+++ Excerpted records +++
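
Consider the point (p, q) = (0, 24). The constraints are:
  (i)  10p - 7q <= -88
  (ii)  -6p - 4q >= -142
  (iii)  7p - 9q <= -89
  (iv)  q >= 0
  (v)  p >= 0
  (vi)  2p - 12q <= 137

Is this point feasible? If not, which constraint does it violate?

feasible

(i): -168 ≤ -88 ✓
(ii): -96 ≥ -142 ✓
(iii): -216 ≤ -89 ✓
(iv): 24 ≥ 0 ✓
(v): 0 ≥ 0 ✓
(vi): -288 ≤ 137 ✓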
+++
Assignment -
The task requires an exact copy of all the lines above.

Response to the task -
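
Consider the point (p, q) = (0, 24). The constraints are:
  (i)  10p - 7q <= -88
  (ii)  -6p - 4q >= -142
  (iii)  7p - 9q <= -89
  (iv)  q >= 0
  (v)  p >= 0
  (vi)  2p - 12q <= 137

Is this point feasible? If not, which constraint does it violate?

feasible

(i): -168 ≤ -88 ✓
(ii): -96 ≥ -142 ✓
(iii): -216 ≤ -89 ✓
(iv): 24 ≥ 0 ✓
(v): 0 ≥ 0 ✓
(vi): -288 ≤ 137 ✓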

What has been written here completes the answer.